INPUT DATA:
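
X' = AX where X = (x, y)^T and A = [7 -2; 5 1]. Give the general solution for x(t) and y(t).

Coefficient matrix A = [[7, -2], [5, 1]].
Characteristic polynomial det(A - λI) = λ^2 - 8λ + 17 = 0.
Eigenvalues λ = 4 ± i (complex conjugate pair).
For λ=4+i: an eigenvector is (1,2) - i(-1,-1) = (1 + i, 2 + i).
A real fundamental pair from Re and Im of e^((4+i)t)v: X_1 = e^(4t)(cos(t)·(1,2) + sin(t)·(-1,-1)), X_2 = e^(4t)(sin(t)·(1,2) - cos(t)·(-1,-1)).
General solution: C_1X_1 + C_2X_2.

x(t) = -C_1e^(4t)sin(t) + C_1e^(4t)cos(t) + C_2e^(4t)sin(t) + C_2e^(4t)cos(t), y(t) = -C_1e^(4t)sin(t) + 2C_1e^(4t)cos(t) + 2C_2e^(4t)sin(t) + C_2e^(4t)cos(t)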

REQUIREMENT: What you return must match the entries exactly, word for word.

ANSWER BOX:
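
X' = AX where X = (x, y)^T and A = [7 -2; 5 1]. Give the general solution for x(t) and y(t).

Coefficient matrix A = [[7, -2], [5, 1]].
Characteristic polynomial det(A - λI) = λ^2 - 8λ + 17 = 0.
Eigenvalues λ = 4 ± i (complex conjugate pair).
For λ=4+i: an eigenvector is (1,2) - i(-1,-1) = (1 + i, 2 + i).
A real fundamental pair from Re and Im of e^((4+i)t)v: X_1 = e^(4t)(cos(t)·(1,2) + sin(t)·(-1,-1)), X_2 = e^(4t)(sin(t)·(1,2) - cos(t)·(-1,-1)).
General solution: C_1X_1 + C_2X_2.

x(t) = -C_1e^(4t)sin(t) + C_1e^(4t)cos(t) + C_2e^(4t)sin(t) + C_2e^(4t)cos(t), y(t) = -C_1e^(4t)sin(t) + 2C_1e^(4t)cos(t) + 2C_2e^(4t)sin(t) + C_2e^(4t)cos(t)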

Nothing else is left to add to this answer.